= Beginning of Section =

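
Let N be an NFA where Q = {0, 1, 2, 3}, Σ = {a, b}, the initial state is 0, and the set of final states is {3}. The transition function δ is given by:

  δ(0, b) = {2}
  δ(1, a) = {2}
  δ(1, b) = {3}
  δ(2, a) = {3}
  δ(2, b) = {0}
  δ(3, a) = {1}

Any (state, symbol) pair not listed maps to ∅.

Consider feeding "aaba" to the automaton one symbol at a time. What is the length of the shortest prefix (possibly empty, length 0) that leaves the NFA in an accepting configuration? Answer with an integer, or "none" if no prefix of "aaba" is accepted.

Start in {0}.
Read 'a': 0→∅; now ∅.
The set is empty and remains empty for the remaining 3 symbols.
No reachable set along the way intersects F.

none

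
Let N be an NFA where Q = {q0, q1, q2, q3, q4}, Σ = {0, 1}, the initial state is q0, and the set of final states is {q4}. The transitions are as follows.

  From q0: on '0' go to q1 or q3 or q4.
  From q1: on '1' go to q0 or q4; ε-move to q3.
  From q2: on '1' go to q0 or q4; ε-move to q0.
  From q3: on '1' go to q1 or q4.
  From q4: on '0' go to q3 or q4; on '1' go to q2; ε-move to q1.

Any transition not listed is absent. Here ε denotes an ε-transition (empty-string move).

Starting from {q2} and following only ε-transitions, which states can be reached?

Begin with {q2}.
ε-move q2 → q0; add q0.

{q0, q2}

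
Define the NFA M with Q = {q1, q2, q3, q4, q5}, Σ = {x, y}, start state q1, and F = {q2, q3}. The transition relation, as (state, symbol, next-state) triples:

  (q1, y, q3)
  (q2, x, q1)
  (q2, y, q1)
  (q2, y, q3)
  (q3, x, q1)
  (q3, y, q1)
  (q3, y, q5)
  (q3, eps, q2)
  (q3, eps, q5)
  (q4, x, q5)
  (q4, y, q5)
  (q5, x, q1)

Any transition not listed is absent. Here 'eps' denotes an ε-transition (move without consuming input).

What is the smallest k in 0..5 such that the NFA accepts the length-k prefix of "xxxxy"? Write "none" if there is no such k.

none

Start in {q1}.
Read 'x': {q1} → ∅.
The set is empty and remains empty for the remaining 4 symbols.
No reachable set along the way intersects F.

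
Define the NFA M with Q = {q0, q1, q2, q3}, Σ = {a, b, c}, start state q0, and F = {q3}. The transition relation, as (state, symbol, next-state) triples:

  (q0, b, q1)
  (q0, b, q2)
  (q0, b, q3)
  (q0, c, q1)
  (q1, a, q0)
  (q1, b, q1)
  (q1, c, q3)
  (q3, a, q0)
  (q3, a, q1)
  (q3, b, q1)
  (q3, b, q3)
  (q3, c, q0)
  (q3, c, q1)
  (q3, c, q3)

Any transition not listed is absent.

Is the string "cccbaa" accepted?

No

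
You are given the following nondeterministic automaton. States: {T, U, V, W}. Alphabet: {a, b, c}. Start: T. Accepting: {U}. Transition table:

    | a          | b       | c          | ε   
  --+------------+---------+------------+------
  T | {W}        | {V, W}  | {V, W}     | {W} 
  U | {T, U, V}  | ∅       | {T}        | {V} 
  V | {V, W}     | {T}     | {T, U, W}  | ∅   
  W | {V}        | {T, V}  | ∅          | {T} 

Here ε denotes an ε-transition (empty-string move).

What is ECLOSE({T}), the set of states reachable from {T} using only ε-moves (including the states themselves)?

Begin with {T}.
ε-move T → W; add W.

{T, W}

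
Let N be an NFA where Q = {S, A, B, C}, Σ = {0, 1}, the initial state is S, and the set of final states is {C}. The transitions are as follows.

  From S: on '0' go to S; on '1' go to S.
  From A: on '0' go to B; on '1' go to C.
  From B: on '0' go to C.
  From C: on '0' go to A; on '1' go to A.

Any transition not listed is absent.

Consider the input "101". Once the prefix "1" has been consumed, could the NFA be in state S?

Start in {S}.
Read '1': {S} → {S}.
State S is in {S}.

Yes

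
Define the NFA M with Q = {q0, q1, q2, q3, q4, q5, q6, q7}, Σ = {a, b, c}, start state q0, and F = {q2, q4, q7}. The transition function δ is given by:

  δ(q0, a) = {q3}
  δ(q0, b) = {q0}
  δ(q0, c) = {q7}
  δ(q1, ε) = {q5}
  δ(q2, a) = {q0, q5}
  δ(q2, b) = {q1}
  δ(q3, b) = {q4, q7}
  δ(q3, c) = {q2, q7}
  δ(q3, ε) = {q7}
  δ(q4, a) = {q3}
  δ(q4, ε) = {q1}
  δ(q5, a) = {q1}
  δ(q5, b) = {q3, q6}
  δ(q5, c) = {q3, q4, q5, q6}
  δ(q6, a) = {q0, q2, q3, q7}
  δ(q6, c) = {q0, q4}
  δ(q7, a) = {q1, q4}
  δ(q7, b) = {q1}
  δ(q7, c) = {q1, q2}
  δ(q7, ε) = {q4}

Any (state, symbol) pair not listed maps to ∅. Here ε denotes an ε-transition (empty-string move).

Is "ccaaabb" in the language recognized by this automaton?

Yes

Start in {q0}.
Read 'c': q0→{q7}; union {q7}; ε-closure = {q1, q4, q5, q7}.
Read 'c': q1→∅, q4→∅, q5→{q3, q4, q5, q6}, q7→{q1, q2}; union {q1, q2, q3, q4, q5, q6}; ε-closure = {q1, q2, q3, q4, q5, q6, q7}.
Read 'a': q1→∅, q2→{q0, q5}, q3→∅, q4→{q3}, q5→{q1}, q6→{q0, q2, q3, q7}, q7→{q1, q4}; now {q0, q1, q2, q3, q4, q5, q7}.
Read 'a': q0→{q3}, q1→∅, q2→{q0, q5}, q3→∅, q4→{q3}, q5→{q1}, q7→{q1, q4}; union {q0, q1, q3, q4, q5}; ε-closure = {q0, q1, q3, q4, q5, q7}.
Read 'a': q0→{q3}, q1→∅, q3→∅, q4→{q3}, q5→{q1}, q7→{q1, q4}; union {q1, q3, q4}; ε-closure = {q1, q3, q4, q5, q7}.
Read 'b': q1→∅, q3→{q4, q7}, q4→∅, q5→{q3, q6}, q7→{q1}; union {q1, q3, q4, q6, q7}; ε-closure = {q1, q3, q4, q5, q6, q7}.
Read 'b': q1→∅, q3→{q4, q7}, q4→∅, q5→{q3, q6}, q6→∅, q7→{q1}; union {q1, q3, q4, q6, q7}; ε-closure = {q1, q3, q4, q5, q6, q7}.
The final set {q1, q3, q4, q5, q6, q7} contains the accepting states q4, q7.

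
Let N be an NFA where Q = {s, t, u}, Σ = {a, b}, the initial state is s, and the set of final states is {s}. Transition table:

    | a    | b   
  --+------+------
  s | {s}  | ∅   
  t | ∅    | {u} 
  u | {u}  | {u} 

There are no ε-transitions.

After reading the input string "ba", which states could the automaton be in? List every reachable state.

∅

Start in {s}.
Read 'b': s→∅; now ∅.
The set is empty and remains empty for the remaining 1 symbol.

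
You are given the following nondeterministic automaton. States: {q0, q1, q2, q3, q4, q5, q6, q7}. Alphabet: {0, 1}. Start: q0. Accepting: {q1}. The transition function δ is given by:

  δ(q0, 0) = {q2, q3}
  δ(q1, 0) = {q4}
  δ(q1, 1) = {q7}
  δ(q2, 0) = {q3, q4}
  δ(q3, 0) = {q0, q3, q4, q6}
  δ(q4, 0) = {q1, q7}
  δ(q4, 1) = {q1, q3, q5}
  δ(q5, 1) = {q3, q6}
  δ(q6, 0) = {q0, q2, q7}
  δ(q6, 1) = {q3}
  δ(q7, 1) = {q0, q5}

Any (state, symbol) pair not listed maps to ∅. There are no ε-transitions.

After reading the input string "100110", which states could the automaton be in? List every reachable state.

∅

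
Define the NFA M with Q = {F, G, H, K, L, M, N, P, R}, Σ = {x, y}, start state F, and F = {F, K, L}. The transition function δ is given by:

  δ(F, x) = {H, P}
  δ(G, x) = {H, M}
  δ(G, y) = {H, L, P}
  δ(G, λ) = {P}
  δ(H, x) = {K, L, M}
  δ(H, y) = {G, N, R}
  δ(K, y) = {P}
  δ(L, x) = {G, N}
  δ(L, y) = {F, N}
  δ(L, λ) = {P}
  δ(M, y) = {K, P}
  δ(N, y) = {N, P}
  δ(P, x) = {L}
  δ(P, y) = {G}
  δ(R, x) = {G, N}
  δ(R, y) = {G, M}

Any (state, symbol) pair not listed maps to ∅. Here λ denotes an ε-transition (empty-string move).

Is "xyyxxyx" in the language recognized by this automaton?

Yes

Start in {F}.
Read 'x': F→{H, P}; now {H, P}.
Read 'y': H→{G, N, R}, P→{G}; union {G, N, R}; ε-closure = {G, N, P, R}.
Read 'y': G→{H, L, P}, N→{N, P}, P→{G}, R→{G, M}; now {G, H, L, M, N, P}.
Read 'x': G→{H, M}, H→{K, L, M}, L→{G, N}, M→∅, N→∅, P→{L}; union {G, H, K, L, M, N}; ε-closure = {G, H, K, L, M, N, P}.
Read 'x': G→{H, M}, H→{K, L, M}, K→∅, L→{G, N}, M→∅, N→∅, P→{L}; union {G, H, K, L, M, N}; ε-closure = {G, H, K, L, M, N, P}.
Read 'y': G→{H, L, P}, H→{G, N, R}, K→{P}, L→{F, N}, M→{K, P}, N→{N, P}, P→{G}; now {F, G, H, K, L, N, P, R}.
Read 'x': F→{H, P}, G→{H, M}, H→{K, L, M}, K→∅, L→{G, N}, N→∅, P→{L}, R→{G, N}; now {G, H, K, L, M, N, P}.
The final set {G, H, K, L, M, N, P} contains the accepting states K, L.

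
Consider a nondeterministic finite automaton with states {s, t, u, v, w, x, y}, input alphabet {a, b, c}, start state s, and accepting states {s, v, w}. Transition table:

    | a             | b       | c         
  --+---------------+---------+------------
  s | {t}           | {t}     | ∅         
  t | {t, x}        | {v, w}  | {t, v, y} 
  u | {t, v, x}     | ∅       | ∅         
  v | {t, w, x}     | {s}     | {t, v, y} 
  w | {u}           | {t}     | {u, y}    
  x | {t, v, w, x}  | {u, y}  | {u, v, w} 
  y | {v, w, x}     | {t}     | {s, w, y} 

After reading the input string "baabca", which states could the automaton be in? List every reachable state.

Start in {s}.
Read 'b': s→{t}; now {t}.
Read 'a': t→{t, x}; now {t, x}.
Read 'a': t→{t, x}, x→{t, v, w, x}; now {t, v, w, x}.
Read 'b': t→{v, w}, v→{s}, w→{t}, x→{u, y}; now {s, t, u, v, w, y}.
Read 'c': s→∅, t→{t, v, y}, u→∅, v→{t, v, y}, w→{u, y}, y→{s, w, y}; now {s, t, u, v, w, y}.
Read 'a': s→{t}, t→{t, x}, u→{t, v, x}, v→{t, w, x}, w→{u}, y→{v, w, x}; now {t, u, v, w, x}.

{t, u, v, w, x}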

= End of Section =

→ WHAT IS EXPECTED: Copy out every line above where "function" is present.

→ SOLVED PROBLEM:
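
Let N be an NFA where Q = {0, 1, 2, 3}, Σ = {a, b}, the initial state is 0, and the set of final states is {3}. The transition function δ is given by:
Define the NFA M with Q = {q0, q1, q2, q3, q4, q5, q6, q7}, Σ = {a, b, c}, start state q0, and F = {q2, q4, q7}. The transition function δ is given by:
You are given the following nondeterministic automaton. States: {q0, q1, q2, q3, q4, q5, q6, q7}. Alphabet: {0, 1}. Start: q0. Accepting: {q1}. The transition function δ is given by:
Define the NFA M with Q = {F, G, H, K, L, M, N, P, R}, Σ = {x, y}, start state F, and F = {F, K, L}. The transition function δ is given by: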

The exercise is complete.